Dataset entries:

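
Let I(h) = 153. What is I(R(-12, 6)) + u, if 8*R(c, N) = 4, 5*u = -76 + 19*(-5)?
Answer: 594/5 ≈ 118.80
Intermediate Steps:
u = -171/5 (u = (-76 + 19*(-5))/5 = (-76 - 95)/5 = (⅕)*(-171) = -171/5 ≈ -34.200)
R(c, N) = ½ (R(c, N) = (⅛)*4 = ½)
I(R(-12, 6)) + u = 153 - 171/5 = 594/5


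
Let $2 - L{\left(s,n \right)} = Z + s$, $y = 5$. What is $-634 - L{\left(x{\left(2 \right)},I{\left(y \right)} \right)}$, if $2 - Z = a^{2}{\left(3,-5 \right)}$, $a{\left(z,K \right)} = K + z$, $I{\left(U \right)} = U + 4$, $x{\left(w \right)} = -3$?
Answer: $-641$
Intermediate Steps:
$I{\left(U \right)} = 4 + U$
$Z = -2$ ($Z = 2 - \left(-5 + 3\right)^{2} = 2 - \left(-2\right)^{2} = 2 - 4 = -2$)
$L{\left(s,n \right)} = 4 - s$ ($L{\left(s,n \right)} = 2 - \left(-2 + s\right) = 4 - s$)
$-634 - L{\left(x{\left(2 \right)},I{\left(y \right)} \right)} = -634 - \left(4 - -3\right) = -634 - \left(4 + 3\right) = -634 - 7 = -641$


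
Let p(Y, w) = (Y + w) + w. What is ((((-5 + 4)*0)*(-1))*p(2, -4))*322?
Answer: 0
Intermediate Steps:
p(Y, w) = Y + 2*w
((((-5 + 4)*0)*(-1))*p(2, -4))*322 = ((((-5 + 4)*0)*(-1))*(2 + 2*(-4)))*322 = ((-1*0*(-1))*(2 - 8))*322 = ((0*(-1))*(-6))*322 = (0*(-6))*322 = 0*322 = 0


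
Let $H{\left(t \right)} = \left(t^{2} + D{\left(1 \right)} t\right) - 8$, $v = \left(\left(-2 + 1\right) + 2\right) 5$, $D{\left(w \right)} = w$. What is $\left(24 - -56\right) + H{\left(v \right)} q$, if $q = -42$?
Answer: $-844$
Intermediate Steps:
$v = 5$ ($v = \left(-1 + 2\right) 5 = 1 \cdot 5 = 5$)
$H{\left(t \right)} = -8 + t + t^{2}$ ($H{\left(t \right)} = \left(t^{2} + 1 t\right) - 8 = \left(t^{2} + t\right) - 8 = \left(t + t^{2}\right) - 8 = -8 + t + t^{2}$)
$\left(24 - -56\right) + H{\left(v \right)} q = \left(24 - -56\right) + \left(-8 + 5 + 5^{2}\right) \left(-42\right) = \left(24 + 56\right) + \left(-8 + 5 + 25\right) \left(-42\right) = 80 + 22 \left(-42\right) = 80 - 924 = -844$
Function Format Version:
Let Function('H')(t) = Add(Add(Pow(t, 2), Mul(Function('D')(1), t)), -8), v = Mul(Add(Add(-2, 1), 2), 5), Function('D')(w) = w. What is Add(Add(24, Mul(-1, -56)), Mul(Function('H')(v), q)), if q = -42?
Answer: -844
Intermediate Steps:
v = 5 (v = Mul(Add(-1, 2), 5) = Mul(1, 5) = 5)
Function('H')(t) = Add(-8, t, Pow(t, 2)) (Function('H')(t) = Add(Add(Pow(t, 2), Mul(1, t)), -8) = Add(Add(Pow(t, 2), t), -8) = Add(Add(t, Pow(t, 2)), -8) = Add(-8, t, Pow(t, 2)))
Add(Add(24, Mul(-1, -56)), Mul(Function('H')(v), q)) = Add(Add(24, Mul(-1, -56)), Mul(Add(-8, 5, Pow(5, 2)), -42)) = Add(Add(24, 56), Mul(Add(-8, 5, 25), -42)) = Add(80, Mul(22, -42)) = Add(80, -924) = -844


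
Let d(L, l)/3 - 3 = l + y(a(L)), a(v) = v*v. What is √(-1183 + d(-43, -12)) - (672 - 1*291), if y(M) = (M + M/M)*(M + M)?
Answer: -381 + √20522690 ≈ 4149.2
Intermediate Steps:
a(v) = v²
y(M) = 2*M*(1 + M) (y(M) = (M + 1)*(2*M) = (1 + M)*(2*M) = 2*M*(1 + M))
d(L, l) = 9 + 3*l + 6*L²*(1 + L²) (d(L, l) = 9 + 3*(l + 2*L²*(1 + L²)) = 9 + (3*l + 6*L²*(1 + L²)) = 9 + 3*l + 6*L²*(1 + L²))
√(-1183 + d(-43, -12)) - (672 - 1*291) = √(-1183 + (9 + 3*(-12) + 6*(-43)²*(1 + (-43)²))) - (672 - 1*291) = √(-1183 + (9 - 36 + 6*1849*(1 + 1849))) - (672 - 291) = √(-1183 + (9 - 36 + 6*1849*1850)) - 1*381 = √(-1183 + (9 - 36 + 20523900)) - 381 = √(-1183 + 20523873) - 381 = √20522690 - 381 = -381 + √20522690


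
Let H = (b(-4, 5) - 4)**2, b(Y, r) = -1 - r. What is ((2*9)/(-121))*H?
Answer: -1800/121 ≈ -14.876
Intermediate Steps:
H = 100 (H = ((-1 - 1*5) - 4)**2 = ((-1 - 5) - 4)**2 = (-6 - 4)**2 = (-10)**2 = 100)
((2*9)/(-121))*H = ((2*9)/(-121))*100 = (18*(-1/121))*100 = -18/121*100 = -1800/121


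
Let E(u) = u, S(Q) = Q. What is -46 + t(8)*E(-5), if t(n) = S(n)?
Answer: -86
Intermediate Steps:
t(n) = n
-46 + t(8)*E(-5) = -46 + 8*(-5) = -46 - 40 = -86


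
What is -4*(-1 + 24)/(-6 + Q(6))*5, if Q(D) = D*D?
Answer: -46/3 ≈ -15.333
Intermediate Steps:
Q(D) = D²
-4*(-1 + 24)/(-6 + Q(6))*5 = -4*(-1 + 24)/(-6 + 6²)*5 = -92/(-6 + 36)*5 = -92/30*5 = -4*23/30*5 = -46/15*5 = -46/3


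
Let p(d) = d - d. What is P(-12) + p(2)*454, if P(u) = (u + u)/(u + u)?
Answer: 1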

Task item
Leaving nothing out, print each line above exactly.

Task response
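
Let I(h) = 153. What is I(R(-12, 6)) + u, if 8*R(c, N) = 4, 5*u = -76 + 19*(-5)?
Answer: 594/5 ≈ 118.80
Intermediate Steps:
u = -171/5 (u = (-76 + 19*(-5))/5 = (-76 - 95)/5 = (⅕)*(-171) = -171/5 ≈ -34.200)
R(c, N) = ½ (R(c, N) = (⅛)*4 = ½)
I(R(-12, 6)) + u = 153 - 171/5 = 594/5


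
Let $2 - L{\left(s,n \right)} = Z + s$, $y = 5$. What is $-634 - L{\left(x{\left(2 \right)},I{\left(y \right)} \right)}$, if $2 - Z = a^{2}{\left(3,-5 \right)}$, $a{\left(z,K \right)} = K + z$, $I{\left(U \right)} = U + 4$, $x{\left(w \right)} = -3$?
Answer: $-641$
Intermediate Steps:
$I{\left(U \right)} = 4 + U$
$Z = -2$ ($Z = 2 - \left(-5 + 3\right)^{2} = 2 - \left(-2\right)^{2} = 2 - 4 = -2$)
$L{\left(s,n \right)} = 4 - s$ ($L{\left(s,n \right)} = 2 - \left(-2 + s\right) = 4 - s$)
$-634 - L{\left(x{\left(2 \right)},I{\left(y \right)} \right)} = -634 - \left(4 - -3\right) = -634 - \left(4 + 3\right) = -634 - 7 = -641$


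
Let p(Y, w) = (Y + w) + w. What is ((((-5 + 4)*0)*(-1))*p(2, -4))*322?
Answer: 0
Intermediate Steps:
p(Y, w) = Y + 2*w
((((-5 + 4)*0)*(-1))*p(2, -4))*322 = ((((-5 + 4)*0)*(-1))*(2 + 2*(-4)))*322 = ((-1*0*(-1))*(2 - 8))*322 = ((0*(-1))*(-6))*322 = (0*(-6))*322 = 0*322 = 0


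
Let $H{\left(t \right)} = \left(t^{2} + D{\left(1 \right)} t\right) - 8$, $v = \left(\left(-2 + 1\right) + 2\right) 5$, $D{\left(w \right)} = w$. What is $\left(24 - -56\right) + H{\left(v \right)} q$, if $q = -42$?
Answer: $-844$
Intermediate Steps:
$v = 5$ ($v = \left(-1 + 2\right) 5 = 1 \cdot 5 = 5$)
$H{\left(t \right)} = -8 + t + t^{2}$ ($H{\left(t \right)} = \left(t^{2} + 1 t\right) - 8 = \left(t^{2} + t\right) - 8 = \left(t + t^{2}\right) - 8 = -8 + t + t^{2}$)
$\left(24 - -56\right) + H{\left(v \right)} q = \left(24 - -56\right) + \left(-8 + 5 + 5^{2}\right) \left(-42\right) = \left(24 + 56\right) + \left(-8 + 5 + 25\right) \left(-42\right) = 80 + 22 \left(-42\right) = 80 - 924 = -844$
Function Format Version:
Let Function('H')(t) = Add(Add(Pow(t, 2), Mul(Function('D')(1), t)), -8), v = Mul(Add(Add(-2, 1), 2), 5), Function('D')(w) = w. What is Add(Add(24, Mul(-1, -56)), Mul(Function('H')(v), q)), if q = -42?
Answer: -844
Intermediate Steps:
v = 5 (v = Mul(Add(-1, 2), 5) = Mul(1, 5) = 5)
Function('H')(t) = Add(-8, t, Pow(t, 2)) (Function('H')(t) = Add(Add(Pow(t, 2), Mul(1, t)), -8) = Add(Add(Pow(t, 2), t), -8) = Add(Add(t, Pow(t, 2)), -8) = Add(-8, t, Pow(t, 2)))
Add(Add(24, Mul(-1, -56)), Mul(Function('H')(v), q)) = Add(Add(24, Mul(-1, -56)), Mul(Add(-8, 5, Pow(5, 2)), -42)) = Add(Add(24, 56), Mul(Add(-8, 5, 25), -42)) = Add(80, Mul(22, -42)) = Add(80, -924) = -844


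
Let d(L, l)/3 - 3 = l + y(a(L)), a(v) = v*v. What is √(-1183 + d(-43, -12)) - (672 - 1*291), if y(M) = (M + M/M)*(M + M)?
Answer: -381 + √20522690 ≈ 4149.2
Intermediate Steps:
a(v) = v²
y(M) = 2*M*(1 + M) (y(M) = (M + 1)*(2*M) = (1 + M)*(2*M) = 2*M*(1 + M))
d(L, l) = 9 + 3*l + 6*L²*(1 + L²) (d(L, l) = 9 + 3*(l + 2*L²*(1 + L²)) = 9 + (3*l + 6*L²*(1 + L²)) = 9 + 3*l + 6*L²*(1 + L²))
√(-1183 + d(-43, -12)) - (672 - 1*291) = √(-1183 + (9 + 3*(-12) + 6*(-43)²*(1 + (-43)²))) - (672 - 1*291) = √(-1183 + (9 - 36 + 6*1849*(1 + 1849))) - (672 - 291) = √(-1183 + (9 - 36 + 6*1849*1850)) - 1*381 = √(-1183 + (9 - 36 + 20523900)) - 381 = √(-1183 + 20523873) - 381 = √20522690 - 381 = -381 + √20522690


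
Let H = (b(-4, 5) - 4)**2, b(Y, r) = -1 - r. What is ((2*9)/(-121))*H?
Answer: -1800/121 ≈ -14.876
Intermediate Steps:
H = 100 (H = ((-1 - 1*5) - 4)**2 = ((-1 - 5) - 4)**2 = (-6 - 4)**2 = (-10)**2 = 100)
((2*9)/(-121))*H = ((2*9)/(-121))*100 = (18*(-1/121))*100 = -18/121*100 = -1800/121


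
Let E(u) = u, S(Q) = Q. What is -46 + t(8)*E(-5), if t(n) = S(n)?
Answer: -86
Intermediate Steps:
t(n) = n
-46 + t(8)*E(-5) = -46 + 8*(-5) = -46 - 40 = -86


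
What is -4*(-1 + 24)/(-6 + Q(6))*5, if Q(D) = D*D?
Answer: -46/3 ≈ -15.333
Intermediate Steps:
Q(D) = D²
-4*(-1 + 24)/(-6 + Q(6))*5 = -4*(-1 + 24)/(-6 + 6²)*5 = -92/(-6 + 36)*5 = -92/30*5 = -4*23/30*5 = -46/15*5 = -46/3


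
Let p(d) = d - d. What is P(-12) + p(2)*454, if P(u) = (u + u)/(u + u)?
Answer: 1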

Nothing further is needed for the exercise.